### [The task]
Set down exactly the entries below, beginning at their first line and ending at the line with "Answer: -1/682837 ≈ -1.4645e-6".

### [Data supplied]
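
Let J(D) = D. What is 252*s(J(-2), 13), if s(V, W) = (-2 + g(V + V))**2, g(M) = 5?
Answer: 2268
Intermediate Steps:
s(V, W) = 9 (s(V, W) = (-2 + 5)**2 = 3**2 = 9)
252*s(J(-2), 13) = 252*9 = 2268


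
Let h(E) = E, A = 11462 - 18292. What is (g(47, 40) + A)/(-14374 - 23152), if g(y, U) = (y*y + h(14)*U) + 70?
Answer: 3991/37526 ≈ 0.10635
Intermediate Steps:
A = -6830
g(y, U) = 70 + y**2 + 14*U (g(y, U) = (y*y + 14*U) + 70 = (y**2 + 14*U) + 70 = 70 + y**2 + 14*U)
(g(47, 40) + A)/(-14374 - 23152) = ((70 + 47**2 + 14*40) - 6830)/(-14374 - 23152) = ((70 + 2209 + 560) - 6830)/(-37526) = (2839 - 6830)*(-1/37526) = -3991*(-1/37526) = 3991/37526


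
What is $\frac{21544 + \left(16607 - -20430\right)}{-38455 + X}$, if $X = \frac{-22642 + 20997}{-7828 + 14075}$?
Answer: $- \frac{365955507}{240230030} \approx -1.5234$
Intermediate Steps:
$X = - \frac{1645}{6247} \approx -0.26333$
$\frac{21544 + \left(16607 - -20430\right)}{-38455 + X} = \frac{21544 + \left(16607 - -20430\right)}{-38455 - \frac{1645}{6247}} = \frac{21544 + \left(16607 + 20430\right)}{- \frac{240230030}{6247}} = \left(21544 + 37037\right) \left(- \frac{6247}{240230030}\right) = 58581 \left(- \frac{6247}{240230030}\right) = - \frac{365955507}{240230030}$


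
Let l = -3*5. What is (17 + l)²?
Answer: 4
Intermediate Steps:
l = -15
(17 + l)² = (17 - 15)² = 2² = 4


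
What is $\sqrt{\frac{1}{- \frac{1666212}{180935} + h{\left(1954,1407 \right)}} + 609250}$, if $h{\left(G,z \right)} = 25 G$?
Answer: $\frac{\sqrt{47577989601091197907580030}}{8837008538} \approx 780.54$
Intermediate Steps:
$\sqrt{\frac{1}{- \frac{1666212}{180935} + h{\left(1954,1407 \right)}} + 609250} = \sqrt{\frac{1}{- \frac{1666212}{180935} + 25 \cdot 1954} + 609250} = \sqrt{\frac{1}{\left(-1666212\right) \frac{1}{180935} + 48850} + 609250} = \sqrt{\frac{1}{- \frac{1666212}{180935} + 48850} + 609250} = \sqrt{\frac{1}{\frac{8837008538}{180935}} + 609250} = \sqrt{\frac{180935}{8837008538} + 609250} = \sqrt{\frac{5383947451957435}{8837008538}} = \frac{\sqrt{47577989601091197907580030}}{8837008538}$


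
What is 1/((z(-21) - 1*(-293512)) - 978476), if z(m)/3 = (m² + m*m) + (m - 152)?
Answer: -1/682837 ≈ -1.4645e-6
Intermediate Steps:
z(m) = -456 + 3*m + 6*m² (z(m) = 3*((m² + m*m) + (m - 152)) = 3*((m² + m²) + (-152 + m)) = 3*(2*m² + (-152 + m)) = 3*(-152 + m + 2*m²) = -456 + 3*m + 6*m²)
1/((z(-21) - 1*(-293512)) - 978476) = 1/(((-456 + 3*(-21) + 6*(-21)²) - 1*(-293512)) - 978476) = 1/(((-456 - 63 + 6*441) + 293512) - 978476) = 1/(((-456 - 63 + 2646) + 293512) - 978476) = 1/((2127 + 293512) - 978476) = 1/(295639 - 978476) = 1/(-682837) = -1/682837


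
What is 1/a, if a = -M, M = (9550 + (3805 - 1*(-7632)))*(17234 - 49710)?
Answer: 1/681573812 ≈ 1.4672e-9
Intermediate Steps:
M = -681573812 (M = (9550 + (3805 + 7632))*(-32476) = (9550 + 11437)*(-32476) = 20987*(-32476) = -681573812)
a = 681573812 (a = -1*(-681573812) = 681573812)
1/a = 1/681573812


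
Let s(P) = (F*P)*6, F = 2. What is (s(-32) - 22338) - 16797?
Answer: -39519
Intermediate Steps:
s(P) = 12*P (s(P) = (2*P)*6 = 12*P)
(s(-32) - 22338) - 16797 = (12*(-32) - 22338) - 16797 = (-384 - 22338) - 16797 = -22722 - 16797 = -39519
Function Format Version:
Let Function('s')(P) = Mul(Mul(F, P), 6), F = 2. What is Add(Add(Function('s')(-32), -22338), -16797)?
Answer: -39519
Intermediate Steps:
Function('s')(P) = Mul(12, P) (Function('s')(P) = Mul(Mul(2, P), 6) = Mul(12, P))
Add(Add(Function('s')(-32), -22338), -16797) = Add(Add(Mul(12, -32), -22338), -16797) = Add(Add(-384, -22338), -16797) = Add(-22722, -16797) = -39519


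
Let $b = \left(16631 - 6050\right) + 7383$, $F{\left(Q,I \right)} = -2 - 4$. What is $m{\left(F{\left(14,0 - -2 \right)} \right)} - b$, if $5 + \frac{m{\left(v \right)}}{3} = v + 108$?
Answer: $-17673$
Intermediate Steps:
$F{\left(Q,I \right)} = -6$ ($F{\left(Q,I \right)} = -2 - 4 = -6$)
$m{\left(v \right)} = 309 + 3 v$ ($m{\left(v \right)} = -15 + 3 \left(v + 108\right) = -15 + 3 \left(108 + v\right) = -15 + \left(324 + 3 v\right) = 309 + 3 v$)
$b = 17964$ ($b = 10581 + 7383 = 17964$)
$m{\left(F{\left(14,0 - -2 \right)} \right)} - b = \left(309 + 3 \left(-6\right)\right) - 17964 = \left(309 - 18\right) - 17964 = 291 - 17964 = -17673$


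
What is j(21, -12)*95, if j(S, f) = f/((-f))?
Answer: -95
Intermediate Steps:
j(S, f) = -1 (j(S, f) = (-1/f)*f = -1)
j(21, -12)*95 = -1*95 = -95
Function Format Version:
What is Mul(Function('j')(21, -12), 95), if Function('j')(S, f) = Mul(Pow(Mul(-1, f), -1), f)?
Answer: -95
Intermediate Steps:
Function('j')(S, f) = -1 (Function('j')(S, f) = Mul(Mul(-1, Pow(f, -1)), f) = -1)
Mul(Function('j')(21, -12), 95) = Mul(-1, 95) = -95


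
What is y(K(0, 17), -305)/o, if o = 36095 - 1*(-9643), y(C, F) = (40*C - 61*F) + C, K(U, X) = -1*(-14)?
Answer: 2131/5082 ≈ 0.41932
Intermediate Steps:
K(U, X) = 14
y(C, F) = -61*F + 41*C (y(C, F) = (-61*F + 40*C) + C = -61*F + 41*C)
o = 45738 (o = 36095 + 9643 = 45738)
y(K(0, 17), -305)/o = (-61*(-305) + 41*14)/45738 = (18605 + 574)*(1/45738) = 19179*(1/45738) = 2131/5082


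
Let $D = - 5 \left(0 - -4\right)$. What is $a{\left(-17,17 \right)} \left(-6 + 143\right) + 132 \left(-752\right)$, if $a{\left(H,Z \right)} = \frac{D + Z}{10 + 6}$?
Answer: $- \frac{1588635}{16} \approx -99290.0$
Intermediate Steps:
$D = -20$ ($D = - 5 \left(0 + 4\right) = \left(-5\right) 4 = -20$)
$a{\left(H,Z \right)} = - \frac{5}{4} + \frac{Z}{16}$ ($a{\left(H,Z \right)} = \frac{-20 + Z}{10 + 6} = \frac{-20 + Z}{16} = \left(-20 + Z\right) \frac{1}{16} = - \frac{5}{4} + \frac{Z}{16}$)
$a{\left(-17,17 \right)} \left(-6 + 143\right) + 132 \left(-752\right) = \left(- \frac{5}{4} + \frac{1}{16} \cdot 17\right) \left(-6 + 143\right) + 132 \left(-752\right) = \left(- \frac{5}{4} + \frac{17}{16}\right) 137 - 99264 = \left(- \frac{3}{16}\right) 137 - 99264 = - \frac{411}{16} - 99264 = - \frac{1588635}{16}$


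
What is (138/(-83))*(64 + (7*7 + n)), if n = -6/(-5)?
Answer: -78798/415 ≈ -189.87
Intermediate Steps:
n = 6/5 (n = -6*(-⅕) = 6/5 ≈ 1.2000)
(138/(-83))*(64 + (7*7 + n)) = (138/(-83))*(64 + (7*7 + 6/5)) = (138*(-1/83))*(64 + (49 + 6/5)) = -138*(64 + 251/5)/83 = -138/83*571/5 = -78798/415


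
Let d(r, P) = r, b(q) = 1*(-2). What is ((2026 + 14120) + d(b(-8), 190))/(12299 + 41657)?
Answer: 4036/13489 ≈ 0.29921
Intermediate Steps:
b(q) = -2
((2026 + 14120) + d(b(-8), 190))/(12299 + 41657) = ((2026 + 14120) - 2)/(12299 + 41657) = (16146 - 2)/53956 = 16144*(1/53956) = 4036/13489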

### [Result]
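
Let J(D) = D. What is 252*s(J(-2), 13), if s(V, W) = (-2 + g(V + V))**2, g(M) = 5?
Answer: 2268
Intermediate Steps:
s(V, W) = 9 (s(V, W) = (-2 + 5)**2 = 3**2 = 9)
252*s(J(-2), 13) = 252*9 = 2268


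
Let h(E) = E, A = 11462 - 18292. What is (g(47, 40) + A)/(-14374 - 23152), if g(y, U) = (y*y + h(14)*U) + 70?
Answer: 3991/37526 ≈ 0.10635
Intermediate Steps:
A = -6830
g(y, U) = 70 + y**2 + 14*U (g(y, U) = (y*y + 14*U) + 70 = (y**2 + 14*U) + 70 = 70 + y**2 + 14*U)
(g(47, 40) + A)/(-14374 - 23152) = ((70 + 47**2 + 14*40) - 6830)/(-14374 - 23152) = ((70 + 2209 + 560) - 6830)/(-37526) = (2839 - 6830)*(-1/37526) = -3991*(-1/37526) = 3991/37526


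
What is $\frac{21544 + \left(16607 - -20430\right)}{-38455 + X}$, if $X = \frac{-22642 + 20997}{-7828 + 14075}$?
Answer: $- \frac{365955507}{240230030} \approx -1.5234$
Intermediate Steps:
$X = - \frac{1645}{6247} \approx -0.26333$
$\frac{21544 + \left(16607 - -20430\right)}{-38455 + X} = \frac{21544 + \left(16607 - -20430\right)}{-38455 - \frac{1645}{6247}} = \frac{21544 + \left(16607 + 20430\right)}{- \frac{240230030}{6247}} = \left(21544 + 37037\right) \left(- \frac{6247}{240230030}\right) = 58581 \left(- \frac{6247}{240230030}\right) = - \frac{365955507}{240230030}$


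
Let l = -3*5. What is (17 + l)²?
Answer: 4
Intermediate Steps:
l = -15
(17 + l)² = (17 - 15)² = 2² = 4


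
What is $\sqrt{\frac{1}{- \frac{1666212}{180935} + h{\left(1954,1407 \right)}} + 609250}$, if $h{\left(G,z \right)} = 25 G$?
Answer: $\frac{\sqrt{47577989601091197907580030}}{8837008538} \approx 780.54$
Intermediate Steps:
$\sqrt{\frac{1}{- \frac{1666212}{180935} + h{\left(1954,1407 \right)}} + 609250} = \sqrt{\frac{1}{- \frac{1666212}{180935} + 25 \cdot 1954} + 609250} = \sqrt{\frac{1}{\left(-1666212\right) \frac{1}{180935} + 48850} + 609250} = \sqrt{\frac{1}{- \frac{1666212}{180935} + 48850} + 609250} = \sqrt{\frac{1}{\frac{8837008538}{180935}} + 609250} = \sqrt{\frac{180935}{8837008538} + 609250} = \sqrt{\frac{5383947451957435}{8837008538}} = \frac{\sqrt{47577989601091197907580030}}{8837008538}$


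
What is 1/((z(-21) - 1*(-293512)) - 978476), if z(m)/3 = (m² + m*m) + (m - 152)?
Answer: -1/682837 ≈ -1.4645e-6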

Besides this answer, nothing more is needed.